§ Aim of the exercise
Repeat exactly the lines from the first line of the records through the line containing "Answer: $31914$", and nothing more.

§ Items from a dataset
┌──

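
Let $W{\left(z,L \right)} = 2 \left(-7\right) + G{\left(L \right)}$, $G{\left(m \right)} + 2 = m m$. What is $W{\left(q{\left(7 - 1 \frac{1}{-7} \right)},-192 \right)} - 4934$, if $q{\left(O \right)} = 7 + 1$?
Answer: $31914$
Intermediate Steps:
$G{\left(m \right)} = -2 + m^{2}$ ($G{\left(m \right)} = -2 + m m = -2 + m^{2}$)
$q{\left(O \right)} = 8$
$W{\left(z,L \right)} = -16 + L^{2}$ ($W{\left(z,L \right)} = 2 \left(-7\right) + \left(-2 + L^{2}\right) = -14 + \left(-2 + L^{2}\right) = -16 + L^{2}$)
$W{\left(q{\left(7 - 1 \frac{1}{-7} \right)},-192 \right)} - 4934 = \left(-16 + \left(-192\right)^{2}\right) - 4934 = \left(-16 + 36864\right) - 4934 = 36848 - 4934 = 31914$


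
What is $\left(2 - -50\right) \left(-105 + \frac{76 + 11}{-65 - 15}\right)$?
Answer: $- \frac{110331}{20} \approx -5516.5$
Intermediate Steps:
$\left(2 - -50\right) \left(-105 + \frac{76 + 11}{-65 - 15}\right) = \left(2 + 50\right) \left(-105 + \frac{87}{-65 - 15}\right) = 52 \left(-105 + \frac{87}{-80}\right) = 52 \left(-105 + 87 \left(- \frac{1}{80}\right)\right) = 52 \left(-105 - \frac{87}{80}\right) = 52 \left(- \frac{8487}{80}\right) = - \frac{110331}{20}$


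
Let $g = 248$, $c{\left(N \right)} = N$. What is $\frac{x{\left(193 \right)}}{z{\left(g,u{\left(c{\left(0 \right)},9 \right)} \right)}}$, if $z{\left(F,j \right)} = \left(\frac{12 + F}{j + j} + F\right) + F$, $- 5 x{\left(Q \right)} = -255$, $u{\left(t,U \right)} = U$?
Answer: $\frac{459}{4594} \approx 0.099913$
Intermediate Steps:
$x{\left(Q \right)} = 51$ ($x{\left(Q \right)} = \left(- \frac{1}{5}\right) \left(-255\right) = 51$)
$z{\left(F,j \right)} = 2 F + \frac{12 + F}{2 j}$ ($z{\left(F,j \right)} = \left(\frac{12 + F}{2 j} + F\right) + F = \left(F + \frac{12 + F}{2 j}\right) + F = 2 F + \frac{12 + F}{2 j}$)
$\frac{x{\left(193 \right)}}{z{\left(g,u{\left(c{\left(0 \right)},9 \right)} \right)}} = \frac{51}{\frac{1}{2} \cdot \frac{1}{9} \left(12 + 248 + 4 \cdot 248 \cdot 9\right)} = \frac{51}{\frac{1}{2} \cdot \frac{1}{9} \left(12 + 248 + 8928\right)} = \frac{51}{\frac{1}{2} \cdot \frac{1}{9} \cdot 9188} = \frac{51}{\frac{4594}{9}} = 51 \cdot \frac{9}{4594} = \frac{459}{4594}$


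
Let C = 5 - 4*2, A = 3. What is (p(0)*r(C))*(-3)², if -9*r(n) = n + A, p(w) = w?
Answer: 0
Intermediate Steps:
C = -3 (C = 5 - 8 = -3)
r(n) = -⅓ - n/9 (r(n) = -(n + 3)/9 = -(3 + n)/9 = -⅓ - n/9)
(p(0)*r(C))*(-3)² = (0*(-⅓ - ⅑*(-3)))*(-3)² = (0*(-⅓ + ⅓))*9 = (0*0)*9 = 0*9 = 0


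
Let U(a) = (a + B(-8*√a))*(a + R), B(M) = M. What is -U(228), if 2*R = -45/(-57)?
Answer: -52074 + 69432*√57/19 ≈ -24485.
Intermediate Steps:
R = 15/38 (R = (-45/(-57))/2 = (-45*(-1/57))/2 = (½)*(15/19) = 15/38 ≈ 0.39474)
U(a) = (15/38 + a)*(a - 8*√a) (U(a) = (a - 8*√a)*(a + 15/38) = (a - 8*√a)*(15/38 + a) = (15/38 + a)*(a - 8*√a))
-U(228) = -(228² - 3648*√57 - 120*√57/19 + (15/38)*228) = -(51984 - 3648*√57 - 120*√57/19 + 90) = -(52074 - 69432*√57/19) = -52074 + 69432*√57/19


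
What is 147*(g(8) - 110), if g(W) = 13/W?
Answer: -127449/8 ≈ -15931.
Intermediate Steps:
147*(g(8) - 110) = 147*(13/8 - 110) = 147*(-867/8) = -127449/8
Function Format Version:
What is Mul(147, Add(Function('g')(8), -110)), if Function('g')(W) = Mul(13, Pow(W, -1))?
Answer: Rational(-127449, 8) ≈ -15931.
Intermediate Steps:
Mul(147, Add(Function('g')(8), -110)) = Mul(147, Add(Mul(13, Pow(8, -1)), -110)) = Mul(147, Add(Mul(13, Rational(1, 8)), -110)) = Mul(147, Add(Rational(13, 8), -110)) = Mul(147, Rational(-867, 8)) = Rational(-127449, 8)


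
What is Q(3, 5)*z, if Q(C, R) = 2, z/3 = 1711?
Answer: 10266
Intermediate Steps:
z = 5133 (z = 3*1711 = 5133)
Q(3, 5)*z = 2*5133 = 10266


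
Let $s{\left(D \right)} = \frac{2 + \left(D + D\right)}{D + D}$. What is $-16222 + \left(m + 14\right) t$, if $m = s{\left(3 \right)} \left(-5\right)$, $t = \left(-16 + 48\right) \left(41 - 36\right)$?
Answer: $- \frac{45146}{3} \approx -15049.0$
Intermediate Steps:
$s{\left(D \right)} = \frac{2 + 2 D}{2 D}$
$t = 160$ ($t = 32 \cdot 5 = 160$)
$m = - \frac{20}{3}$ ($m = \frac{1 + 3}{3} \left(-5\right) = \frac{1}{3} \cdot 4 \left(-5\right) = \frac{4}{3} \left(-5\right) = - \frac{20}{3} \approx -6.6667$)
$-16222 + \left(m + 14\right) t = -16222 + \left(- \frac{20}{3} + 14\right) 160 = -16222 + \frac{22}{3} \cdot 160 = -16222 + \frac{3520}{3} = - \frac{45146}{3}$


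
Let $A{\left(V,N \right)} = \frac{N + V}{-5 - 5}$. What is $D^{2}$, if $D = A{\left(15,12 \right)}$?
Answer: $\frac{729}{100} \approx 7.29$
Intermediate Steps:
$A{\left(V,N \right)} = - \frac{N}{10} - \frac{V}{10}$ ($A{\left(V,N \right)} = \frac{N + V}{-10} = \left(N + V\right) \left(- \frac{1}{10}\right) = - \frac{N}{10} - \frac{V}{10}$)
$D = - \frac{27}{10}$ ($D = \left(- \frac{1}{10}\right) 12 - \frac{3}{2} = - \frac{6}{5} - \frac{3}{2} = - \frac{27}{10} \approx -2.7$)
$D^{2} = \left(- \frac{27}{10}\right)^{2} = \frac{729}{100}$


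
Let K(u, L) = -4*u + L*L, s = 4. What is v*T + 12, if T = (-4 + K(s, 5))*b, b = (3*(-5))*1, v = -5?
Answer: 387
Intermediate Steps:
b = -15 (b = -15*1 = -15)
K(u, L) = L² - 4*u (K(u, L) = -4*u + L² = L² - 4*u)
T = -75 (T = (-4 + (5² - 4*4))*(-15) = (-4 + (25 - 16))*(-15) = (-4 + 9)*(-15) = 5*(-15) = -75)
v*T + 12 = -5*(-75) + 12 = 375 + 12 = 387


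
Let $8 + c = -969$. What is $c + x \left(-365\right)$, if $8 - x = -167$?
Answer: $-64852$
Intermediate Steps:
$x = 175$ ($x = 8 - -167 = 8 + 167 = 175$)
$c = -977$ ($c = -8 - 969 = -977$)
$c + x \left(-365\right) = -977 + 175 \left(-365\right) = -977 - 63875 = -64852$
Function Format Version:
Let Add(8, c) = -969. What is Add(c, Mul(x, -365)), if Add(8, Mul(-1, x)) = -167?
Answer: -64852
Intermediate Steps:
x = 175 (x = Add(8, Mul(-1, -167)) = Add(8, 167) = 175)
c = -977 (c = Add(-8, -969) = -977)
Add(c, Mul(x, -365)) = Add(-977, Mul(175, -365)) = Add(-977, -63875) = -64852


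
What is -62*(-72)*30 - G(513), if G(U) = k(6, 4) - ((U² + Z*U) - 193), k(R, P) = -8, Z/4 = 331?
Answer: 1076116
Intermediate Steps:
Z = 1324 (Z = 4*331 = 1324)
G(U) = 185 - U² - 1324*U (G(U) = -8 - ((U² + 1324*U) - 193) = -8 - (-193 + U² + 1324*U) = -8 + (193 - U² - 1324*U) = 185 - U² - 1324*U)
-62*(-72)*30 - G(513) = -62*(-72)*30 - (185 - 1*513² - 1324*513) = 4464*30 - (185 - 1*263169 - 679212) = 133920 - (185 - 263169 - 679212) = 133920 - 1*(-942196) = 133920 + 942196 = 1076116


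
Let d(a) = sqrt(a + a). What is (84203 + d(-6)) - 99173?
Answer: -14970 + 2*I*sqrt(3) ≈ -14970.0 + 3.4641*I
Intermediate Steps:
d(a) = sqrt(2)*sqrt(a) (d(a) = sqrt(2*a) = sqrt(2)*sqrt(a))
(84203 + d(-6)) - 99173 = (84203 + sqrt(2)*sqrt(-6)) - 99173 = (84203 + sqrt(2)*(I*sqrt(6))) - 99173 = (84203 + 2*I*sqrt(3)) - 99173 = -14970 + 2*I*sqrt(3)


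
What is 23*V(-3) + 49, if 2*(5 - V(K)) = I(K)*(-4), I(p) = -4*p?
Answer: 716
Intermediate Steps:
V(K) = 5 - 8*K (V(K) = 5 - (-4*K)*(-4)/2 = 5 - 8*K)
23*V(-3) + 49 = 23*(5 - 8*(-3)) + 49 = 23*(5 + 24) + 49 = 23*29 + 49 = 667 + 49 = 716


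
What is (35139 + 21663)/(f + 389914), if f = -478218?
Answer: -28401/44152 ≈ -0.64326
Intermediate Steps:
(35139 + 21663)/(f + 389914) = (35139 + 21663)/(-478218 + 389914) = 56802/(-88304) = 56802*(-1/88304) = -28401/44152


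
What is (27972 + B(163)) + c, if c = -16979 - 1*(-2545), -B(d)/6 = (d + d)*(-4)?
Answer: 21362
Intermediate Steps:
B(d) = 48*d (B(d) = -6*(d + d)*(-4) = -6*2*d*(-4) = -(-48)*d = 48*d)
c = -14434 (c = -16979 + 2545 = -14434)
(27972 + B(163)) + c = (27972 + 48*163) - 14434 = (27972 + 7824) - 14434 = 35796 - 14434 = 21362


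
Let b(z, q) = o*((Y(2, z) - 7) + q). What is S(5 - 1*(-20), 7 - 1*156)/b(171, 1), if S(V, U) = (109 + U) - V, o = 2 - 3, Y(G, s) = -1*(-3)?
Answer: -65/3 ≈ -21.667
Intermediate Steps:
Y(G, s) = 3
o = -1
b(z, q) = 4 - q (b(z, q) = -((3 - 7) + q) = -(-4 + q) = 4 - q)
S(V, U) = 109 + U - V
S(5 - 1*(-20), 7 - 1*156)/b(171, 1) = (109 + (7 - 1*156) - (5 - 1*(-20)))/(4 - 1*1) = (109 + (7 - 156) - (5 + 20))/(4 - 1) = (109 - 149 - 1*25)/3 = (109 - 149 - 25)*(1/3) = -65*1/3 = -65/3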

└──

§ Task answer
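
Let $W{\left(z,L \right)} = 2 \left(-7\right) + G{\left(L \right)}$, $G{\left(m \right)} + 2 = m m$. What is $W{\left(q{\left(7 - 1 \frac{1}{-7} \right)},-192 \right)} - 4934$, if $q{\left(O \right)} = 7 + 1$?
Answer: $31914$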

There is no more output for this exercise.